[THE PROBLEM]
Repeat each entry below exactly.

[THE DATA]
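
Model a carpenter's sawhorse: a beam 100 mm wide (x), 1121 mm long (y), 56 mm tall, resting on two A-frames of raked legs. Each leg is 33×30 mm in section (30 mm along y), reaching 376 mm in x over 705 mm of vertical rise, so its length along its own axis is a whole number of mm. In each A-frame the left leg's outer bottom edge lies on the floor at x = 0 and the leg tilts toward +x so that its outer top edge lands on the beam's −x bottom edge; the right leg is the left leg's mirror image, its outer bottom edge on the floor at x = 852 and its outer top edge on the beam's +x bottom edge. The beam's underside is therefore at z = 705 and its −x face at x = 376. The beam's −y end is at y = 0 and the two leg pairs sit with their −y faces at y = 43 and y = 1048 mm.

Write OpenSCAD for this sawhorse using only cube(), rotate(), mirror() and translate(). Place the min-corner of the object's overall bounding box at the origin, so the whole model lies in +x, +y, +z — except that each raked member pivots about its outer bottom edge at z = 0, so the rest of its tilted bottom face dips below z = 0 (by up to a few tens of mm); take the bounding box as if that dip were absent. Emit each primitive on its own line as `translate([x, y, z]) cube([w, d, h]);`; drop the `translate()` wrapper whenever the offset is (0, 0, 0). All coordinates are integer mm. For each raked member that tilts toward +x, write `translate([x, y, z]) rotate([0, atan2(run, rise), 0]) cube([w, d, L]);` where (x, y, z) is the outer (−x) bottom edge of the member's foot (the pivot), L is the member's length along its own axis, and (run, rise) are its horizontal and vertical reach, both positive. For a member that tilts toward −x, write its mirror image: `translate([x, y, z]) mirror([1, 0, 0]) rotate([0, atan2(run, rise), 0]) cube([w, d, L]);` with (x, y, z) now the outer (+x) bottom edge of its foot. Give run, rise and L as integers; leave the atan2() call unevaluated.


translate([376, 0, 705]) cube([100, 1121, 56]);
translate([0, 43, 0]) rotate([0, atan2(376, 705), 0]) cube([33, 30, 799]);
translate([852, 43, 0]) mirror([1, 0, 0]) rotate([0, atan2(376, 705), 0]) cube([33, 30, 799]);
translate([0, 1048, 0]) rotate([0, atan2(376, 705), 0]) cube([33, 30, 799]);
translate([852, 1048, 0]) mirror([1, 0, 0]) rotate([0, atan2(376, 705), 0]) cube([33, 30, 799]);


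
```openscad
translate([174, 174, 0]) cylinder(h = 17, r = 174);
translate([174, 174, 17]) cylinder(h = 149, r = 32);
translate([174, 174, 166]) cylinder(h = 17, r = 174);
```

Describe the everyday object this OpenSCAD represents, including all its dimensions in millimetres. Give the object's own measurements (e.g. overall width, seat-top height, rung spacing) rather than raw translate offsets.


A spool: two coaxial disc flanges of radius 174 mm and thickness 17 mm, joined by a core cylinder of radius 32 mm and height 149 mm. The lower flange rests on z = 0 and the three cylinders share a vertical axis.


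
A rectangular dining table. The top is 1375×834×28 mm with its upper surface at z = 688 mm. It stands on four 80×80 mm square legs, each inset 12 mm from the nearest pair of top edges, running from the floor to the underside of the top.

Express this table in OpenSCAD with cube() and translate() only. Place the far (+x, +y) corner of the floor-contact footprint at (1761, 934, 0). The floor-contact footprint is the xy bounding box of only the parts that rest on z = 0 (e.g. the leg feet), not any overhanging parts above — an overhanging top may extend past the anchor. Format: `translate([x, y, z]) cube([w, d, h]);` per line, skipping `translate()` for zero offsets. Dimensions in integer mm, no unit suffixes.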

[SOLUTION]
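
Model a carpenter's sawhorse: a beam 100 mm wide (x), 1121 mm long (y), 56 mm tall, resting on two A-frames of raked legs. Each leg is 33×30 mm in section (30 mm along y), reaching 376 mm in x over 705 mm of vertical rise, so its length along its own axis is a whole number of mm. In each A-frame the left leg's outer bottom edge lies on the floor at x = 0 and the leg tilts toward +x so that its outer top edge lands on the beam's −x bottom edge; the right leg is the left leg's mirror image, its outer bottom edge on the floor at x = 852 and its outer top edge on the beam's +x bottom edge. The beam's underside is therefore at z = 705 and its −x face at x = 376. The beam's −y end is at y = 0 and the two leg pairs sit with their −y faces at y = 43 and y = 1048 mm.

Write OpenSCAD for this sawhorse using only cube(), rotate(), mirror() and translate(). Place the min-corner of the object's overall bounding box at the origin, so the whole model lies in +x, +y, +z — except that each raked member pivots about its outer bottom edge at z = 0, so the rest of its tilted bottom face dips below z = 0 (by up to a few tens of mm); take the bounding box as if that dip were absent. Emit each primitive on its own line as `translate([x, y, z]) cube([w, d, h]);`; drop the `translate()` wrapper whenever the offset is (0, 0, 0). All coordinates are integer mm. For each raked member that tilts toward +x, write `translate([x, y, z]) rotate([0, atan2(run, rise), 0]) cube([w, d, L]);` where (x, y, z) is the outer (−x) bottom edge of the member's foot (the pivot), L is the member's length along its own axis, and (run, rise) are its horizontal and vertical reach, both positive. For a member that tilts toward −x, write its mirror image: `translate([x, y, z]) mirror([1, 0, 0]) rotate([0, atan2(run, rise), 0]) cube([w, d, L]);` with (x, y, z) now the outer (+x) bottom edge of its foot. Give run, rise and L as integers; leave the atan2() call unevaluated.


translate([376, 0, 705]) cube([100, 1121, 56]);
translate([0, 43, 0]) rotate([0, atan2(376, 705), 0]) cube([33, 30, 799]);
translate([852, 43, 0]) mirror([1, 0, 0]) rotate([0, atan2(376, 705), 0]) cube([33, 30, 799]);
translate([0, 1048, 0]) rotate([0, atan2(376, 705), 0]) cube([33, 30, 799]);
translate([852, 1048, 0]) mirror([1, 0, 0]) rotate([0, atan2(376, 705), 0]) cube([33, 30, 799]);


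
```openscad
translate([174, 174, 0]) cylinder(h = 17, r = 174);
translate([174, 174, 17]) cylinder(h = 149, r = 32);
translate([174, 174, 166]) cylinder(h = 17, r = 174);
```

Describe the everyday object this OpenSCAD represents, including all its dimensions in millimetres. Give the object's own measurements (e.g. overall width, seat-top height, rung spacing) rather than raw translate offsets.


A spool: two coaxial disc flanges of radius 174 mm and thickness 17 mm, joined by a core cylinder of radius 32 mm and height 149 mm. The lower flange rests on z = 0 and the three cylinders share a vertical axis.


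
A rectangular dining table. The top is 1375×834×28 mm with its upper surface at z = 688 mm. It stands on four 80×80 mm square legs, each inset 12 mm from the nearest pair of top edges, running from the floor to the underside of the top.

Express this table in OpenSCAD with cube() and translate() only. Place the far (+x, +y) corner of the floor-contact footprint at (1761, 934, 0). The floor-contact footprint is the xy bounding box of only the parts that rest on z = 0 (e.g. the leg feet), not any overhanging parts above — an overhanging top may extend past the anchor. Format: `translate([x, y, z]) cube([w, d, h]);` per line, skipping `translate()` for zero offsets. Dimensions in integer mm, no unit suffixes.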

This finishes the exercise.